> _Data to use_:
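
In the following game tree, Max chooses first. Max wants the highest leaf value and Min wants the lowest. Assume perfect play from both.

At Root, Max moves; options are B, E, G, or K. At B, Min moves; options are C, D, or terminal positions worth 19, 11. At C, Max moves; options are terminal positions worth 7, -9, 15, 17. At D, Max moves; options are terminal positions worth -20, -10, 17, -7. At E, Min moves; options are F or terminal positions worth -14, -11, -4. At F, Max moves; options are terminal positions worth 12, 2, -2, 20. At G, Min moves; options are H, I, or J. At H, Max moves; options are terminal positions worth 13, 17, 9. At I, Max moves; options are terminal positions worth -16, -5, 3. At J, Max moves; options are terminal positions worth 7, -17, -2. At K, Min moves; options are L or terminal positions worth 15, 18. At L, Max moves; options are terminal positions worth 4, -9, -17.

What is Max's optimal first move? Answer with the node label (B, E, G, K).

C (Max): max(7, -9, 15, 17) = 17
D (Max): max(-20, -10, 17, -7) = 17
B (Min): min(17, 17, 19, 11) = 11
F (Max): max(12, 2, -2, 20) = 20
E (Min): min(20, -14, -11, -4) = -14
H (Max): max(13, 17, 9) = 17
I (Max): max(-16, -5, 3) = 3
J (Max): max(7, -17, -2) = 7
G (Min): min(17, 3, 7) = 3
L (Max): max(4, -9, -17) = 4
K (Min): min(4, 15, 18) = 4
Root (Max): max(11, -14, 3, 4) = 11
Max picks the child with the highest value: B (value 11).

B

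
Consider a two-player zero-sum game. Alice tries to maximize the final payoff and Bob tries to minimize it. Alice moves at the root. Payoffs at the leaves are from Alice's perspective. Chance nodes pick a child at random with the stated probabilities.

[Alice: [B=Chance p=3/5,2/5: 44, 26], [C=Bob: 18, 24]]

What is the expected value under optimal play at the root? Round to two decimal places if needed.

B (Chance): 3/5·44 + 2/5·26 = 36.8
C (Bob): min(18, 24) = 18
Root (Alice): max(36.8, 18) = 36.8

36.8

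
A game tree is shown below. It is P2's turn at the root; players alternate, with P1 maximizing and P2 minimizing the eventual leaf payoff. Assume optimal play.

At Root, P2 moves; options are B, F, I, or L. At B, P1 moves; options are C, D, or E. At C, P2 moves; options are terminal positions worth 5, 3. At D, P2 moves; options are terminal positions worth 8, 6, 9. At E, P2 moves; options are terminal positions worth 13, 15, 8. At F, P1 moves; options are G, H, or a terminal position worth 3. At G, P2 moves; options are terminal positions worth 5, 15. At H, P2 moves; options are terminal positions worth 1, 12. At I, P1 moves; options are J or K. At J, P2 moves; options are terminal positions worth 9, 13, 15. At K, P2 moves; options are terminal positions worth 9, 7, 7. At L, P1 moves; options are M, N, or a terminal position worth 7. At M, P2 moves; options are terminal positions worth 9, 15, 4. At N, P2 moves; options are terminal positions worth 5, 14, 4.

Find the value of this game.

C (P2): min(5, 3) = 3
D (P2): min(8, 6, 9) = 6
E (P2): min(13, 15, 8) = 8
B (P1): max(3, 6, 8) = 8
G (P2): min(5, 15) = 5
H (P2): min(1, 12) = 1
F (P1): max(5, 1, 3) = 5
J (P2): min(9, 13, 15) = 9
K (P2): min(9, 7, 7) = 7
I (P1): max(9, 7) = 9
M (P2): min(9, 15, 4) = 4
N (P2): min(5, 14, 4) = 4
L (P1): max(4, 4, 7) = 7
Root (P2): min(8, 5, 9, 7) = 5

5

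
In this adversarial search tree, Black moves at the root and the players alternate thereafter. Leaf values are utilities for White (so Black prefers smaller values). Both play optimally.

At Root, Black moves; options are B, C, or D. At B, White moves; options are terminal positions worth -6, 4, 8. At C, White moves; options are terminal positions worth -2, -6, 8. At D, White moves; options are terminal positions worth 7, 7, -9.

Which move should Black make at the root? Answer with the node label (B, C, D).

D

B (White): max(-6, 4, 8) = 8
C (White): max(-2, -6, 8) = 8
D (White): max(7, 7, -9) = 7
Root (Black): min(8, 8, 7) = 7
Black picks the child with the lowest value: D (value 7).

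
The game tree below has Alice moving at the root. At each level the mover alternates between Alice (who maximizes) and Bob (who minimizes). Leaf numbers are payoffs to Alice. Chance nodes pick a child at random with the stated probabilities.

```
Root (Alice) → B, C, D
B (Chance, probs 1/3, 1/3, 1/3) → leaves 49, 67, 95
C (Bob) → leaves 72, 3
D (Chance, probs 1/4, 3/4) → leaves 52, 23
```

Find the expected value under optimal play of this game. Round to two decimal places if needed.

70.33

B (Chance): 1/3·49 + 1/3·67 + 1/3·95 = 70.33
C (Bob): min(72, 3) = 3
D (Chance): 1/4·52 + 3/4·23 = 30.25
Root (Alice): max(70.33, 3, 30.25) = 70.33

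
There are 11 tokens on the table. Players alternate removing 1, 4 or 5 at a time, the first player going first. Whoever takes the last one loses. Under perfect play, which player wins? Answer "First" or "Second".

Mark each pile size as W (mover wins) or L (mover loses):
i:   0  1  2  3  4  5  6  7  8  9 10 11
     W  L  W  L  W  W  W  W  W  L  W  L
Position 11 is L, so the second player wins.

Second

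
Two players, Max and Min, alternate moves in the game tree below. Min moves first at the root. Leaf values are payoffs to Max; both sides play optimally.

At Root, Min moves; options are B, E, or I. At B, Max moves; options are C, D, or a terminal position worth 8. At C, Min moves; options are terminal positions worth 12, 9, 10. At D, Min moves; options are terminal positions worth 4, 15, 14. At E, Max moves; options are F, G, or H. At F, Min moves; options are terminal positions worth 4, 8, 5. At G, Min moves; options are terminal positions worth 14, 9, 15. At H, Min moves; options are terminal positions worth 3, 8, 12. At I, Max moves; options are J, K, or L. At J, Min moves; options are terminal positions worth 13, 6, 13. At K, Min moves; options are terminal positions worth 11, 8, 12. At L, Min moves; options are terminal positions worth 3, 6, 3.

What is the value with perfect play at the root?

C (Min): min(12, 9, 10) = 9
D (Min): min(4, 15, 14) = 4
B (Max): max(9, 4, 8) = 9
F (Min): min(4, 8, 5) = 4
G (Min): min(14, 9, 15) = 9
H (Min): min(3, 8, 12) = 3
E (Max): max(4, 9, 3) = 9
J (Min): min(13, 6, 13) = 6
K (Min): min(11, 8, 12) = 8
L (Min): min(3, 6, 3) = 3
I (Max): max(6, 8, 3) = 8
Root (Min): min(9, 9, 8) = 8

8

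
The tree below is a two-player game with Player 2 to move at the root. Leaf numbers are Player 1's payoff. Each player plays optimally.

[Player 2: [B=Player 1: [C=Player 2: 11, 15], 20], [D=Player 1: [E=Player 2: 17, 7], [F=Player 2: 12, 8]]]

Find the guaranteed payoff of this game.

C (Player 2): min(11, 15) = 11
B (Player 1): max(11, 20) = 20
E (Player 2): min(17, 7) = 7
F (Player 2): min(12, 8) = 8
D (Player 1): max(7, 8) = 8
Root (Player 2): min(20, 8) = 8

8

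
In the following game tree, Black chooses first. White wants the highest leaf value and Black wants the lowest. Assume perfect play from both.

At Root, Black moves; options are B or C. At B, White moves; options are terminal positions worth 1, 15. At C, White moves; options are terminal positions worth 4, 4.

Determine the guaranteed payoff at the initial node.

B (White): max(1, 15) = 15
C (White): max(4, 4) = 4
Root (Black): min(15, 4) = 4

4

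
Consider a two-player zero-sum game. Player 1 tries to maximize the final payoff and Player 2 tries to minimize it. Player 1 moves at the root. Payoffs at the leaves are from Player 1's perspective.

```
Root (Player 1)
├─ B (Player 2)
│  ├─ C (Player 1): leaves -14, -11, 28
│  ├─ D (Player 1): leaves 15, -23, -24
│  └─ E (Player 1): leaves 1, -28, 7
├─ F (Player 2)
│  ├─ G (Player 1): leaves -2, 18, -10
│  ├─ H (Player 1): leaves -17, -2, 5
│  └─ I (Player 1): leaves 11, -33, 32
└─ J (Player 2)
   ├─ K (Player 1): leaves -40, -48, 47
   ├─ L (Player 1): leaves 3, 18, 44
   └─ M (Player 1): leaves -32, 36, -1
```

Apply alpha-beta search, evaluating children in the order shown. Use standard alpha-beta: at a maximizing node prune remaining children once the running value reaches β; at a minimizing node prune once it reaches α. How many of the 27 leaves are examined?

C [α=-∞,β=+∞]: v=28
D [α=-∞,β=28]: v=15
E [α=-∞,β=15]: v=7
B [α=-∞,β=+∞]: v=7
G [α=7,β=+∞]: v=18
H [α=7,β=18]: v=5
F [α=7,β=+∞]: v=5 after child 2 ≤ α → α-cutoff, skip 1
K [α=7,β=+∞]: v=47
L [α=7,β=47]: v=44
M [α=7,β=44]: v=36
J [α=7,β=+∞]: v=36
Root [α=-∞,β=+∞]: v=36
Leaves evaluated: 24 of 27.

24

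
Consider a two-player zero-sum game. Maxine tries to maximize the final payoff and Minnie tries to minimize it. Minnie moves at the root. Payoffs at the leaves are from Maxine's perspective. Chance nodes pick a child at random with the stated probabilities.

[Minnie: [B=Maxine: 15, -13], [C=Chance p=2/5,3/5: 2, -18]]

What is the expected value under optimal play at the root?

-10

B (Maxine): max(15, -13) = 15
C (Chance): 2/5·2 + 3/5·-18 = -10
Root (Minnie): min(15, -10) = -10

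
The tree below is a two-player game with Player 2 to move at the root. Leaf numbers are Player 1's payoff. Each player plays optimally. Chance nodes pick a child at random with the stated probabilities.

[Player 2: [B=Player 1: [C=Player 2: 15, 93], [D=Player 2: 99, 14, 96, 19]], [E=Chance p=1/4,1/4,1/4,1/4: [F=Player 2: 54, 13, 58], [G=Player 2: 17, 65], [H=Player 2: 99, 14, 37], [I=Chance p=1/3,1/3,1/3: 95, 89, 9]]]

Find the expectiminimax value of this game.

15

C (Player 2): min(15, 93) = 15
D (Player 2): min(99, 14, 96, 19) = 14
B (Player 1): max(15, 14) = 15
F (Player 2): min(54, 13, 58) = 13
G (Player 2): min(17, 65) = 17
H (Player 2): min(99, 14, 37) = 14
I (Chance): 1/3·95 + 1/3·89 + 1/3·9 = 64.33
E (Chance): 1/4·13 + 1/4·17 + 1/4·14 + 1/4·64.33 = 27.08
Root (Player 2): min(15, 27.08) = 15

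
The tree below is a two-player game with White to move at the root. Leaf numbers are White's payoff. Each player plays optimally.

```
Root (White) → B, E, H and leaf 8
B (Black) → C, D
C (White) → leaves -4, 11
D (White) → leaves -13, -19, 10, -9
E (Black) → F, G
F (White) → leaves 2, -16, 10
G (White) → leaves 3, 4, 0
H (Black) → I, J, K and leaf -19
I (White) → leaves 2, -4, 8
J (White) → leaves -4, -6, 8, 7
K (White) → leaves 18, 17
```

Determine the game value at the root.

10

C (White): max(-4, 11) = 11
D (White): max(-13, -19, 10, -9) = 10
B (Black): min(11, 10) = 10
F (White): max(2, -16, 10) = 10
G (White): max(3, 4, 0) = 4
E (Black): min(10, 4) = 4
I (White): max(2, -4, 8) = 8
J (White): max(-4, -6, 8, 7) = 8
K (White): max(18, 17) = 18
H (Black): min(8, 8, 18, -19) = -19
Root (White): max(10, 4, -19, 8) = 10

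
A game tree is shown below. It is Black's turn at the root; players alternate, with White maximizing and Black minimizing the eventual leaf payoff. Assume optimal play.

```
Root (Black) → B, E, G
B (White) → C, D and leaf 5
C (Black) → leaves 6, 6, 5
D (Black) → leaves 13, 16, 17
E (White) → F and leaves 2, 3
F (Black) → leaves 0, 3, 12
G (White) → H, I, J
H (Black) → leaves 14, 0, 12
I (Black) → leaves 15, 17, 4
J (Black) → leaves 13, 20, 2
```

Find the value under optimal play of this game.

C (Black): min(6, 6, 5) = 5
D (Black): min(13, 16, 17) = 13
B (White): max(5, 13, 5) = 13
F (Black): min(0, 3, 12) = 0
E (White): max(0, 2, 3) = 3
H (Black): min(14, 0, 12) = 0
I (Black): min(15, 17, 4) = 4
J (Black): min(13, 20, 2) = 2
G (White): max(0, 4, 2) = 4
Root (Black): min(13, 3, 4) = 3

3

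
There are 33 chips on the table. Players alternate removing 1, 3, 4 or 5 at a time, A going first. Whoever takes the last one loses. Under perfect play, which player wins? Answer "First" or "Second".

Second

W/L table (W = player to move can force a win):
i:   0  1  2  3  4  5  6  7  8  9 10 11 12 13 14 15 16 17 18 19 20 21 22 23 24 25 26 27 28 29 30 31 32 33
     W  L  W  L  W  W  W  W  W  L  W  L  W  W  W  W  W  L  W  L  W  W  W  W  W  L  W  L  W  W  W  W  W  L
Position 33 is L, so the second player wins.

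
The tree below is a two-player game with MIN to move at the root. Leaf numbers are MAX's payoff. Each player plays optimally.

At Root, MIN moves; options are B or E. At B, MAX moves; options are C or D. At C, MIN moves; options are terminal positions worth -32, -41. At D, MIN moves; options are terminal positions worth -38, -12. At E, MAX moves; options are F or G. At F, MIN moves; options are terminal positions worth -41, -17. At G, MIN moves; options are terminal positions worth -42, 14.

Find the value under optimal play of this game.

-41

C (MIN): min(-32, -41) = -41
D (MIN): min(-38, -12) = -38
B (MAX): max(-41, -38) = -38
F (MIN): min(-41, -17) = -41
G (MIN): min(-42, 14) = -42
E (MAX): max(-41, -42) = -41
Root (MIN): min(-38, -41) = -41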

> _Brief_:
When the word "nodes" turns up on a line of the material above, copy that line.

> _Solution to the problem_:
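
Consider a two-player zero-sum game. Alice tries to maximize the final payoff and Bob tries to minimize it. Alice moves at the root. Payoffs at the leaves are from Alice's perspective. Chance nodes pick a child at random with the stated probabilities.
The game tree below has Alice moving at the root. At each level the mover alternates between Alice (who maximizes) and Bob (who minimizes). Leaf numbers are payoffs to Alice. Chance nodes pick a child at random with the stated probabilities.
Consider a two-player zero-sum game. Maxine tries to maximize the final payoff and Minnie tries to minimize it. Minnie moves at the root. Payoffs at the leaves are from Maxine's perspective. Chance nodes pick a child at random with the stated probabilities.
The tree below is a two-player game with Player 2 to move at the root. Leaf numbers are Player 1's payoff. Each player plays optimally. Chance nodes pick a child at random with the stated probabilities.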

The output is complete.